* [About this exercise] Write out every line below that includes the word "broken".
* * *
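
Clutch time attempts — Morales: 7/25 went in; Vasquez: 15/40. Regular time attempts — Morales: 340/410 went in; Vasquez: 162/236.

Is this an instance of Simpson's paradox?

Clutch time: Morales 7/25 = 28.0%, Vasquez 15/40 = 37.5% → Vasquez
Regular time: Morales 340/410 = 82.9%, Vasquez 162/236 = 68.6% → Morales
Overall: Morales 347/435 = 79.8%, Vasquez 177/276 = 64.1% → Morales
Neither sweeps: Morales wins 1 of 2 groups, Vasquez wins 1. Morales wins overall but not every group — no Simpson reversal.

No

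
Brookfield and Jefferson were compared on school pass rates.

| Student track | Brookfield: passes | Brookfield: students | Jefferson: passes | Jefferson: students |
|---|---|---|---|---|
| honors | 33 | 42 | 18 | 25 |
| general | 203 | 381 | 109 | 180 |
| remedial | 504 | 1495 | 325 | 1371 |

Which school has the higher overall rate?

Brookfield

Honors: Brookfield 33/42 = 78.6%, Jefferson 18/25 = 72.0% → Brookfield
General: Brookfield 203/381 = 53.3%, Jefferson 109/180 = 60.6% → Jefferson
Remedial: Brookfield 504/1495 = 33.7%, Jefferson 325/1371 = 23.7% → Brookfield
Overall: Brookfield 740/1918 = 38.6%, Jefferson 452/1576 = 28.7% → Brookfield
(Neither sweeps every student group, but Brookfield has the higher pooled rate.)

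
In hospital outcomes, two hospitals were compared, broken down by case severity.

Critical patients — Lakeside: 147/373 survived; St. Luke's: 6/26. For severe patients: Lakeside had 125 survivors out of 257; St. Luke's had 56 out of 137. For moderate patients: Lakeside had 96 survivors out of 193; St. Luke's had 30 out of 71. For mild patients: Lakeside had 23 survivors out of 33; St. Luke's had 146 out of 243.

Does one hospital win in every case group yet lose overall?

Yes

Critical: Lakeside 147/373 = 39.4%, St. Luke's 6/26 = 23.1% → Lakeside
Severe: Lakeside 125/257 = 48.6%, St. Luke's 56/137 = 40.9% → Lakeside
Moderate: Lakeside 96/193 = 49.7%, St. Luke's 30/71 = 42.3% → Lakeside
Mild: Lakeside 23/33 = 69.7%, St. Luke's 146/243 = 60.1% → Lakeside
Overall: Lakeside 391/856 = 45.7%, St. Luke's 238/477 = 49.9% → St. Luke's
Lakeside wins each case group but St. Luke's wins overall — the comparison reverses. Lakeside's patients skew toward critical, which has a lower base rate.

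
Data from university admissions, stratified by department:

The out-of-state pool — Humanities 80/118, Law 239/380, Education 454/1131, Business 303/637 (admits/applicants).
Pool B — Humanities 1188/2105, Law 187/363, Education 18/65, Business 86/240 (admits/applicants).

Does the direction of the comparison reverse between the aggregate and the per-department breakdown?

Yes

Humanities: the out-of-state pool 80/118 = 67.8%, Pool B 1188/2105 = 56.4% → the out-of-state pool
Law: the out-of-state pool 239/380 = 62.9%, Pool B 187/363 = 51.5% → the out-of-state pool
Education: the out-of-state pool 454/1131 = 40.1%, Pool B 18/65 = 27.7% → the out-of-state pool
Business: the out-of-state pool 303/637 = 47.6%, Pool B 86/240 = 35.8% → the out-of-state pool
Overall: the out-of-state pool 1076/2266 = 47.5%, Pool B 1479/2773 = 53.3% → Pool B
The out-of-state pool wins each department group but Pool B wins overall — the comparison reverses. The out-of-state pool's applicants skew toward Education, which has a lower base rate.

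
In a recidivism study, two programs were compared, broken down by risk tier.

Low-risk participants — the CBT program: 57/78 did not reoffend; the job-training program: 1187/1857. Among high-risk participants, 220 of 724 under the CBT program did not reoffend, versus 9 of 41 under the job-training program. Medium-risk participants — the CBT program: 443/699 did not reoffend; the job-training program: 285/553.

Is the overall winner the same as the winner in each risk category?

No

Low-risk: the CBT program 57/78 = 73.1%, the job-training program 1187/1857 = 63.9% → the CBT program
High-risk: the CBT program 220/724 = 30.4%, the job-training program 9/41 = 22.0% → the CBT program
Medium-risk: the CBT program 443/699 = 63.4%, the job-training program 285/553 = 51.5% → the CBT program
Overall: the CBT program 720/1501 = 48.0%, the job-training program 1481/2451 = 60.4% → the job-training program
The CBT program wins each risk group but the job-training program wins overall — the comparison reverses. The CBT program's participants skew toward high-risk, which has a lower base rate.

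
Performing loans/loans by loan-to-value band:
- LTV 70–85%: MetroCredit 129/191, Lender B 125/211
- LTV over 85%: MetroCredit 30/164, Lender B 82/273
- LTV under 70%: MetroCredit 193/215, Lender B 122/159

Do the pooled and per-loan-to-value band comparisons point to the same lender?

No

LTV 70–85%: MetroCredit 129/191 = 67.5%, Lender B 125/211 = 59.2% → MetroCredit
LTV over 85%: MetroCredit 30/164 = 18.3%, Lender B 82/273 = 30.0% → Lender B
LTV under 70%: MetroCredit 193/215 = 89.8%, Lender B 122/159 = 76.7% → MetroCredit
Overall: MetroCredit 352/570 = 61.8%, Lender B 329/643 = 51.2% → MetroCredit
Neither sweeps: MetroCredit wins 2 of 3 groups, Lender B wins 1. MetroCredit wins overall but not every group — no Simpson reversal.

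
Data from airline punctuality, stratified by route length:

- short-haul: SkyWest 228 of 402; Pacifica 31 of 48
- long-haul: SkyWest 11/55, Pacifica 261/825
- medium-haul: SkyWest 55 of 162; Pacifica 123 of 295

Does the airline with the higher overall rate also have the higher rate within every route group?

No

Short-haul: SkyWest 228/402 = 56.7%, Pacifica 31/48 = 64.6% → Pacifica
Long-haul: SkyWest 11/55 = 20.0%, Pacifica 261/825 = 31.6% → Pacifica
Medium-haul: SkyWest 55/162 = 34.0%, Pacifica 123/295 = 41.7% → Pacifica
Overall: SkyWest 294/619 = 47.5%, Pacifica 415/1168 = 35.5% → SkyWest
Pacifica wins each route group but SkyWest wins overall — the comparison reverses. Pacifica's flights skew toward long-haul, which has a lower base rate.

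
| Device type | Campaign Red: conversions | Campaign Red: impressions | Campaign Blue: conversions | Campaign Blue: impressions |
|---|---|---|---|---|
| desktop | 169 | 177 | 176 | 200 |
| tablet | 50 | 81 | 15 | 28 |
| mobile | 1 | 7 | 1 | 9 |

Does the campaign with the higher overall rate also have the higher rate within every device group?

Yes

Desktop: Campaign Red 169/177 = 95.5%, Campaign Blue 176/200 = 88.0% → Campaign Red
Tablet: Campaign Red 50/81 = 61.7%, Campaign Blue 15/28 = 53.6% → Campaign Red
Mobile: Campaign Red 1/7 = 14.3%, Campaign Blue 1/9 = 11.1% → Campaign Red
Overall: Campaign Red 220/265 = 83.0%, Campaign Blue 192/237 = 81.0% → Campaign Red
Campaign Red wins overall and in every device group — no reversal.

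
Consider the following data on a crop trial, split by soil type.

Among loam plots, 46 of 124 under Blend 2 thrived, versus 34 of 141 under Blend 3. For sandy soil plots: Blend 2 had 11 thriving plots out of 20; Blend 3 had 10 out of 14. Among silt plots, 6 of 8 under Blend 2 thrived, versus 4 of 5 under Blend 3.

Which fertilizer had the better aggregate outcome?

Loam: Blend 2 46/124 = 37.1%, Blend 3 34/141 = 24.1% → Blend 2
Sandy soil: Blend 2 11/20 = 55.0%, Blend 3 10/14 = 71.4% → Blend 3
Silt: Blend 2 6/8 = 75.0%, Blend 3 4/5 = 80.0% → Blend 3
Overall: Blend 2 63/152 = 41.4%, Blend 3 48/160 = 30.0% → Blend 2
(Neither sweeps every soil group, but Blend 2 has the higher pooled rate.)

Blend 2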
* * *
* [Reply]
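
In hospital outcomes, two hospitals were compared, broken down by case severity.
In a recidivism study, two programs were compared, broken down by risk tier.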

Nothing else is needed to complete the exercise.